*** Opening LISTED RECORDS ***
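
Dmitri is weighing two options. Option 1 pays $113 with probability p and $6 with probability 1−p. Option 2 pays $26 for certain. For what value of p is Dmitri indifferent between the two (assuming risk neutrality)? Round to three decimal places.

p = 0.187

p·113 + (1−p)·6 = 26
107p + 6 = 26
p = (26 − 6) / 107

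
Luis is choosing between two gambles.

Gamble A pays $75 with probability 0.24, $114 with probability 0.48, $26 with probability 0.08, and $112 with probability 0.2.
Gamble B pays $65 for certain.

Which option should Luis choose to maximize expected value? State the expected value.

Gamble A = 0.24 × 75 + 0.48 × 114 + 0.08 × 26 + 0.2 × 112 = 18 + 54.72 + 2.08 + 22.4 = 97.2
Gamble B: 65 (certain)

Gamble A ($97.20)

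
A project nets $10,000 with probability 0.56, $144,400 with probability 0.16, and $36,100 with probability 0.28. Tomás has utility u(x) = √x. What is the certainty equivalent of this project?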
*** Closing LISTED RECORDS ***
**EXERCISE OBJECTIVE:** Go through the records and copy all of them exactly.

**TASK RESPONSE:**
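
Dmitri is weighing two options. Option 1 pays $113 with probability p and $6 with probability 1−p. Option 2 pays $26 for certain. For what value of p is Dmitri indifferent between the two (assuming risk neutrality)? Round to three decimal places.

p = 0.187

p·113 + (1−p)·6 = 26
107p + 6 = 26
p = (26 − 6) / 107

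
Luis is choosing between two gambles.

Gamble A pays $75 with probability 0.24, $114 with probability 0.48, $26 with probability 0.08, and $112 with probability 0.2.
Gamble B pays $65 for certain.

Which option should Luis choose to maximize expected value? State the expected value.

Gamble A = 0.24 × 75 + 0.48 × 114 + 0.08 × 26 + 0.2 × 112 = 18 + 54.72 + 2.08 + 22.4 = 97.2
Gamble B: 65 (certain)

Gamble A ($97.20)

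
A project nets $10,000 with probability 0.56, $144,400 with probability 0.16, and $36,100 with probability 0.28. Tomás has utility u(x) = √x. What is the certainty equivalent of this project?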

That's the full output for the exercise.